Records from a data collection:
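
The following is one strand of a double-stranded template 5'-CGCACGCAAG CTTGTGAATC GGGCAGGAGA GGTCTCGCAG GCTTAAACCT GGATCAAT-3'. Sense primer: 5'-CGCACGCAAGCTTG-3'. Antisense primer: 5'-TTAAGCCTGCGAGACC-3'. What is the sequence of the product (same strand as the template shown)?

5'-CGCACGCAAGCTTGTGAATCGGGCAGGAGAGGTCTCGCAGGCTTAA-3'

Forward primer CGCACGCAAGCTTG is found on the top strand at positions 1–14.
The reverse primer's reverse complement is GGTCTCGCAGGCTTAA, which matches the template at positions 31–46.
The product is the template from position 1 through 46 (46 bp).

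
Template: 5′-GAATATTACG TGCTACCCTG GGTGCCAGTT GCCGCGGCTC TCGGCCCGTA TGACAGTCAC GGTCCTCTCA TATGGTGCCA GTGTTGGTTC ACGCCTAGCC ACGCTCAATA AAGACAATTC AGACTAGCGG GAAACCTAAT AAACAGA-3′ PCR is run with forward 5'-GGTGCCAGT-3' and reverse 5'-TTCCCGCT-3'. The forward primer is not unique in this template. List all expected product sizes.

113 bp, 60 bp

The forward primer GGTGCCAGT matches the top strand at positions 21–29, 74–82.
The reverse primer's reverse complement is AGCGGGAA, matching at positions 126–133.
Each forward site pairs with the reverse site to give a product ending at position 133: sizes 113, 60 bp.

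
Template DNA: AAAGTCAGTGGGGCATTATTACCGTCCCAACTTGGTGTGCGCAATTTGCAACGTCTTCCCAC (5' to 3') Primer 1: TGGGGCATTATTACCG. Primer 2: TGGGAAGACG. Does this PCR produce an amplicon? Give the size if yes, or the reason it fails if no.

Yes — a 53 bp product.

Primer 1 (TGGGGCATTATTACCG) matches the top strand at positions 9–24; it acts as a forward primer.
Primer 2's reverse complement is CGTCTTCCCA, matching the top strand at positions 52–61; it acts as a reverse primer.
The 3' ends face each other across positions 9–61, giving a 53 bp product.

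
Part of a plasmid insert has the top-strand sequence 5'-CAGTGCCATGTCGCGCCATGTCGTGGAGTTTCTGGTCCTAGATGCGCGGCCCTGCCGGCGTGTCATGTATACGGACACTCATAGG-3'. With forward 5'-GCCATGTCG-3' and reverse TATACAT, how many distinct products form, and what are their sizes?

Two products: 67 bp, 57 bp

The forward primer GCCATGTCG matches the top strand at positions 5–13, 15–23.
The reverse primer's reverse complement is ATGTATA, matching at positions 65–71.
Each forward site pairs with the reverse site to give a product ending at position 71: sizes 67, 57 bp.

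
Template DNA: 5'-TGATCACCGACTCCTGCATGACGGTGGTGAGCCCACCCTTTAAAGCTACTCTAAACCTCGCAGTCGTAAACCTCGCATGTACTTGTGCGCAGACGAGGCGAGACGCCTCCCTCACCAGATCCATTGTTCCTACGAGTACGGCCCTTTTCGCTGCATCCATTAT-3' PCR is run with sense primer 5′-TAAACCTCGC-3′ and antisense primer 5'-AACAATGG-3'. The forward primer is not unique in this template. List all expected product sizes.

77 bp, 62 bp

The forward primer TAAACCTCGC matches the top strand at positions 52–61, 67–76.
The reverse primer's reverse complement is CCATTGTT, matching at positions 121–128.
Each forward site pairs with the reverse site to give a product ending at position 128: sizes 77, 62 bp.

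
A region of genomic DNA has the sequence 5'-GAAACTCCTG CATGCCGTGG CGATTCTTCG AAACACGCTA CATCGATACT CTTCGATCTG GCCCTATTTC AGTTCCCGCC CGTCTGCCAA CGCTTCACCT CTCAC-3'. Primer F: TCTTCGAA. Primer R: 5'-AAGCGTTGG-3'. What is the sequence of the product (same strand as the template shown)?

5'-TCTTCGAAACACGCTACATCGATACTCTTCGATCTGGCCCTATTTCAGTTCCCGCCCGTCTGCCAACGCTT-3'

Forward primer TCTTCGAA is found on the top strand at positions 25–32.
Reverse complement of the reverse primer: CCAACGCTT. This occurs on the top strand at positions 87–95.
The product is the template from position 25 through 95 (71 bp).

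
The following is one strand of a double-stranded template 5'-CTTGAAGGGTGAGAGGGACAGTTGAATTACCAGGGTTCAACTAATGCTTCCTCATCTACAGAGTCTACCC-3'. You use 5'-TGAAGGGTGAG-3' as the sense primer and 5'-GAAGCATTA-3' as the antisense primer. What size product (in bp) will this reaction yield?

Forward primer TGAAGGGTGAG is found on the top strand at positions 3–13.
The reverse primer's reverse complement is TAATGCTTC, which matches the template at positions 42–50.
Amplicon spans positions 3–50: 48 bp.

48 bp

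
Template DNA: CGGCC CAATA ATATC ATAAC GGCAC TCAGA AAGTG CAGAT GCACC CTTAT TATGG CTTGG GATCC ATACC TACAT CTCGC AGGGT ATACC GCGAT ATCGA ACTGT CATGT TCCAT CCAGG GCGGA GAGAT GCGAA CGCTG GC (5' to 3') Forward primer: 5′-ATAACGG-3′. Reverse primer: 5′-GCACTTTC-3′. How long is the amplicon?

21 bp

Forward primer ATAACGG is found on the top strand at positions 16–22.
Reverse complement of the reverse primer: GAAAGTGC. This occurs on the top strand at positions 29–36.
Amplicon spans positions 16–36: 21 bp.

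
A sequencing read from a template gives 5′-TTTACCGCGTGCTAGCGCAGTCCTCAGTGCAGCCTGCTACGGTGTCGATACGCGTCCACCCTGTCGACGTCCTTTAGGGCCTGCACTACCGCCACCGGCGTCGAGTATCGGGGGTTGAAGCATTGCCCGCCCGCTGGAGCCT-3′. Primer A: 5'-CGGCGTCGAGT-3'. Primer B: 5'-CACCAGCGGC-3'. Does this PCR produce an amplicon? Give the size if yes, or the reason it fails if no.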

REQUIRED ACTION: Exact copies of all the entries above should be returned.

EXERCISE OUTPUT:
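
The following is one strand of a double-stranded template 5'-CGCACGCAAG CTTGTGAATC GGGCAGGAGA GGTCTCGCAG GCTTAAACCT GGATCAAT-3'. Sense primer: 5'-CGCACGCAAGCTTG-3'. Antisense primer: 5'-TTAAGCCTGCGAGACC-3'. What is the sequence of the product (same strand as the template shown)?

5'-CGCACGCAAGCTTGTGAATCGGGCAGGAGAGGTCTCGCAGGCTTAA-3'

Forward primer CGCACGCAAGCTTG is found on the top strand at positions 1–14.
The reverse primer's reverse complement is GGTCTCGCAGGCTTAA, which matches the template at positions 31–46.
The product is the template from position 1 through 46 (46 bp).

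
Template: 5′-GAATATTACG TGCTACCCTG GGTGCCAGTT GCCGCGGCTC TCGGCCCGTA TGACAGTCAC GGTCCTCTCA TATGGTGCCA GTGTTGGTTC ACGCCTAGCC ACGCTCAATA AAGACAATTC AGACTAGCGG GAAACCTAAT AAACAGA-3′ PCR is run with forward 5'-GGTGCCAGT-3' and reverse 5'-TTCCCGCT-3'. The forward primer is not unique in this template. List all expected product sizes.

113 bp, 60 bp

The forward primer GGTGCCAGT matches the top strand at positions 21–29, 74–82.
The reverse primer's reverse complement is AGCGGGAA, matching at positions 126–133.
Each forward site pairs with the reverse site to give a product ending at position 133: sizes 113, 60 bp.

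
Template DNA: AAAGTCAGTGGGGCATTATTACCGTCCCAACTTGGTGTGCGCAATTTGCAACGTCTTCCCAC (5' to 3') Primer 1: TGGGGCATTATTACCG. Primer 2: TGGGAAGACG. Does this PCR produce an amplicon? Give the size if yes, or the reason it fails if no.

Yes — a 53 bp product.

Primer 1 (TGGGGCATTATTACCG) matches the top strand at positions 9–24; it acts as a forward primer.
Primer 2's reverse complement is CGTCTTCCCA, matching the top strand at positions 52–61; it acts as a reverse primer.
The 3' ends face each other across positions 9–61, giving a 53 bp product.

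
Part of a plasmid insert has the top-strand sequence 5'-CAGTGCCATGTCGCGCCATGTCGTGGAGTTTCTGGTCCTAGATGCGCGGCCCTGCCGGCGTGTCATGTATACGGACACTCATAGG-3'. With forward 5'-GCCATGTCG-3' and reverse TATACAT, how many distinct products form, and what are their sizes?

Two products: 67 bp, 57 bp

The forward primer GCCATGTCG matches the top strand at positions 5–13, 15–23.
The reverse primer's reverse complement is ATGTATA, matching at positions 65–71.
Each forward site pairs with the reverse site to give a product ending at position 71: sizes 67, 57 bp.

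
Template DNA: 5'-TGATCACCGACTCCTGCATGACGGTGGTGAGCCCACCCTTTAAAGCTACTCTAAACCTCGCAGTCGTAAACCTCGCATGTACTTGTGCGCAGACGAGGCGAGACGCCTCCCTCACCAGATCCATTGTTCCTACGAGTACGGCCCTTTTCGCTGCATCCATTAT-3' PCR is run with sense primer 5′-TAAACCTCGC-3′ and antisense primer 5'-AACAATGG-3'. The forward primer is not unique in this template. List all expected product sizes.

77 bp, 62 bp

The forward primer TAAACCTCGC matches the top strand at positions 52–61, 67–76.
The reverse primer's reverse complement is CCATTGTT, matching at positions 121–128.
Each forward site pairs with the reverse site to give a product ending at position 128: sizes 77, 62 bp.

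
A region of genomic DNA has the sequence 5'-GAAACTCCTG CATGCCGTGG CGATTCTTCG AAACACGCTA CATCGATACT CTTCGATCTG GCCCTATTTC AGTTCCCGCC CGTCTGCCAA CGCTTCACCT CTCAC-3'. Primer F: TCTTCGAA. Primer R: 5'-AAGCGTTGG-3'. What is the sequence of the product (same strand as the template shown)?

5'-TCTTCGAAACACGCTACATCGATACTCTTCGATCTGGCCCTATTTCAGTTCCCGCCCGTCTGCCAACGCTT-3'

Forward primer TCTTCGAA is found on the top strand at positions 25–32.
Reverse complement of the reverse primer: CCAACGCTT. This occurs on the top strand at positions 87–95.
The product is the template from position 25 through 95 (71 bp).

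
The following is one strand of a double-stranded template 5'-CTTGAAGGGTGAGAGGGACAGTTGAATTACCAGGGTTCAACTAATGCTTCCTCATCTACAGAGTCTACCC-3'. You use 5'-TGAAGGGTGAG-3' as the sense primer and 5'-GAAGCATTA-3' as the antisense primer. What size product (in bp) will this reaction yield?

Forward primer TGAAGGGTGAG is found on the top strand at positions 3–13.
The reverse primer's reverse complement is TAATGCTTC, which matches the template at positions 42–50.
Amplicon spans positions 3–50: 48 bp.

48 bp

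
Template DNA: CGGCC CAATA ATATC ATAAC GGCAC TCAGA AAGTG CAGAT GCACC CTTAT TATGG CTTGG GATCC ATACC TACAT CTCGC AGGGT ATACC GCGAT ATCGA ACTGT CATGT TCCAT CCAGG GCGGA GAGAT GCGAA CGCTG GC (5' to 3') Forward primer: 5′-ATAACGG-3′. Reverse primer: 5′-GCACTTTC-3′. How long is the amplicon?

21 bp

Forward primer ATAACGG is found on the top strand at positions 16–22.
Reverse complement of the reverse primer: GAAAGTGC. This occurs on the top strand at positions 29–36.
Amplicon spans positions 16–36: 21 bp.

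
A sequencing read from a template gives 5′-TTTACCGCGTGCTAGCGCAGTCCTCAGTGCAGCCTGCTACGGTGTCGATACGCGTCCACCCTGTCGACGTCCTTTAGGGCCTGCACTACCGCCACCGGCGTCGAGTATCGGGGGTTGAAGCATTGCCCGCCCGCTGGAGCCT-3′. Primer A: 5'-CGGCGTCGAGT-3'. Primer B: 5'-CACCAGCGGC-3'. Does this PCR produce an amplicon? Give the size if yes, or the reason it fails if no.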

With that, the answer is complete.